YOUR GOAL: What are the lines of the listing below, word for word, from the first down to the one that contains "Compute (205443/600633)."?

SOURCE DATA:
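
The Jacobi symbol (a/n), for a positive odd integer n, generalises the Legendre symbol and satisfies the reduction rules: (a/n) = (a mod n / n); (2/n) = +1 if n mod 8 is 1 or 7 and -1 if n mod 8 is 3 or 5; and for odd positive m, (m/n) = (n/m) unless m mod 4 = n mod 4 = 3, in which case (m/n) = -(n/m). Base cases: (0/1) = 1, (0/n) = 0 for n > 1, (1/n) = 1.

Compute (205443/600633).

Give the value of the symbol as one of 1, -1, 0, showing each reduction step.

0

reciprocity: (205443/600633) = +1·(600633/205443) since 205443 mod 4 = 3, 600633 mod 4 = 1; sign now +1
(600633/205443) = (189747/205443)   [reduce mod 205443]
reciprocity: (189747/205443) = -1·(205443/189747) since 189747 mod 4 = 3, 205443 mod 4 = 3; sign now -1
(205443/189747) = (15696/189747)   [reduce mod 189747]
15696 = 2^4·981; (2/189747) = -1 since 189747 mod 8 = 3, so (15696/189747) = (-1)^4·(981/189747); sign now -1
reciprocity: (981/189747) = +1·(189747/981) since 981 mod 4 = 1, 189747 mod 4 = 3; sign now -1
(189747/981) = (414/981)   [reduce mod 981]
414 = 2^1·207; (2/981) = -1 since 981 mod 8 = 5, so (414/981) = (-1)^1·(207/981); sign now +1
reciprocity: (207/981) = +1·(981/207) since 207 mod 4 = 3, 981 mod 4 = 1; sign now +1
(981/207) = (153/207)   [reduce mod 207]
reciprocity: (153/207) = +1·(207/153) since 153 mod 4 = 1, 207 mod 4 = 3; sign now +1
(207/153) = (54/153)   [reduce mod 153]
54 = 2^1·27; (2/153) = +1 since 153 mod 8 = 1, so (54/153) = (+1)^1·(27/153); sign now +1
reciprocity: (27/153) = +1·(153/27) since 27 mod 4 = 3, 153 mod 4 = 1; sign now +1
(153/27) = (18/27)   [reduce mod 27]
18 = 2^1·9; (2/27) = -1 since 27 mod 8 = 3, so (18/27) = (-1)^1·(9/27); sign now -1
reciprocity: (9/27) = +1·(27/9) since 9 mod 4 = 1, 27 mod 4 = 3; sign now -1
(27/9) = (0/9)   [reduce mod 9]
(0/9) = 0   [gcd(a, n) > 1]; final value = 0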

EXERCISE SOLUTION:
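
The Jacobi symbol (a/n), for a positive odd integer n, generalises the Legendre symbol and satisfies the reduction rules: (a/n) = (a mod n / n); (2/n) = +1 if n mod 8 is 1 or 7 and -1 if n mod 8 is 3 or 5; and for odd positive m, (m/n) = (n/m) unless m mod 4 = n mod 4 = 3, in which case (m/n) = -(n/m). Base cases: (0/1) = 1, (0/n) = 0 for n > 1, (1/n) = 1.

Compute (205443/600633).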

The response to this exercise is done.